- **What the task asks**: Your answer should consist of the lines in the data below that contain "fragment".
START Supplied data
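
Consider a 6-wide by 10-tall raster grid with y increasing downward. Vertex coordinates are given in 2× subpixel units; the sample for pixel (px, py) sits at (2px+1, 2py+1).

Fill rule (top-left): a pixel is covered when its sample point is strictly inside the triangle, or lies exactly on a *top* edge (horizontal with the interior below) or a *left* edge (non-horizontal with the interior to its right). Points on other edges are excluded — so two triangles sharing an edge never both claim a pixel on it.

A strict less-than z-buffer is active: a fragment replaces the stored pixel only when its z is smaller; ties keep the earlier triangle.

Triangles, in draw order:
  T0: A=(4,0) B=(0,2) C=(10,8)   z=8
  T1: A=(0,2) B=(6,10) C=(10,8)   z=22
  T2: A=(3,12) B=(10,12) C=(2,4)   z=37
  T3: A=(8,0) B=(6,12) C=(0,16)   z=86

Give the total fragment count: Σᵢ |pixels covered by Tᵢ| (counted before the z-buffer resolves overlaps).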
END Supplied data
- **The completed task**:
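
A strict less-than z-buffer is active: a fragment replaces the stored pixel only when its z is smaller; ties keep the earlier triangle.
Give the total fragment count: Σᵢ |pixels covered by Tᵢ| (counted before the z-buffer resolves overlaps).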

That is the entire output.